[Stored data entries]
►

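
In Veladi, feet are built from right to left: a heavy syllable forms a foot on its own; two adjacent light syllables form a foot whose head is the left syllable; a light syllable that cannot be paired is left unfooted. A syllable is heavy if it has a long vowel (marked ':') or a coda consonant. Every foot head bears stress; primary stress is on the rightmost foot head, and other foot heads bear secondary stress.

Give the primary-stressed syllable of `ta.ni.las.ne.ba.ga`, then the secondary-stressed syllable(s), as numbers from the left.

primary 5, secondary 1, 3

Weights: 1 ta L, 2 ni L, 3 las H, 4 ne L, 5 ba L, 6 ga L.
Parse right to left (heavy = foot alone; LL = one foot; stranded L unfooted): (ˈta.ni) (ˈlas) ne (ˈba.ga).
Foot heads: 1, 3, 5.
Primary stress on the rightmost head = syllable 5.
Secondary stress on 1, 3: ˌta.ni.ˌlas.ne.ˈba.ga.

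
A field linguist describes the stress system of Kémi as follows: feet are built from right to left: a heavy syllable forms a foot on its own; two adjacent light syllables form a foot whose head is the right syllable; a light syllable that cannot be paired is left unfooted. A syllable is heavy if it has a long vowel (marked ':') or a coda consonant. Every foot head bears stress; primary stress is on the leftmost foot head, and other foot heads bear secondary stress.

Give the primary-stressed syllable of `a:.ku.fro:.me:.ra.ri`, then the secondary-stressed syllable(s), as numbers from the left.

primary 1, secondary 3, 4, 6

Weights: 1 a: H, 2 ku L, 3 fro: H, 4 me: H, 5 ra L, 6 ri L.
Parse right to left (heavy = foot alone; LL = one foot; stranded L unfooted): (ˈa:) ku (ˈfro:) (ˈme:) (ra.ˈri).
Foot heads: 1, 3, 4, 6.
Primary stress on the leftmost head = syllable 1.
Secondary stress on 3, 4, 6: ˈa:.ku.ˌfro:.ˌme:.ra.ˌri.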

◄

#### [Exercise]
Would you restate the records word for word?

#### [Answer to the problem]
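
In Veladi, feet are built from right to left: a heavy syllable forms a foot on its own; two adjacent light syllables form a foot whose head is the left syllable; a light syllable that cannot be paired is left unfooted. A syllable is heavy if it has a long vowel (marked ':') or a coda consonant. Every foot head bears stress; primary stress is on the rightmost foot head, and other foot heads bear secondary stress.

Give the primary-stressed syllable of `ta.ni.las.ne.ba.ga`, then the secondary-stressed syllable(s), as numbers from the left.

primary 5, secondary 1, 3

Weights: 1 ta L, 2 ni L, 3 las H, 4 ne L, 5 ba L, 6 ga L.
Parse right to left (heavy = foot alone; LL = one foot; stranded L unfooted): (ˈta.ni) (ˈlas) ne (ˈba.ga).
Foot heads: 1, 3, 5.
Primary stress on the rightmost head = syllable 5.
Secondary stress on 1, 3: ˌta.ni.ˌlas.ne.ˈba.ga.

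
A field linguist describes the stress system of Kémi as follows: feet are built from right to left: a heavy syllable forms a foot on its own; two adjacent light syllables form a foot whose head is the right syllable; a light syllable that cannot be paired is left unfooted. A syllable is heavy if it has a long vowel (marked ':') or a coda consonant. Every foot head bears stress; primary stress is on the leftmost foot head, and other foot heads bear secondary stress.

Give the primary-stressed syllable of `a:.ku.fro:.me:.ra.ri`, then the secondary-stressed syllable(s), as numbers from the left.

primary 1, secondary 3, 4, 6

Weights: 1 a: H, 2 ku L, 3 fro: H, 4 me: H, 5 ra L, 6 ri L.
Parse right to left (heavy = foot alone; LL = one foot; stranded L unfooted): (ˈa:) ku (ˈfro:) (ˈme:) (ra.ˈri).
Foot heads: 1, 3, 4, 6.
Primary stress on the leftmost head = syllable 1.
Secondary stress on 3, 4, 6: ˈa:.ku.ˌfro:.ˌme:.ra.ˌri.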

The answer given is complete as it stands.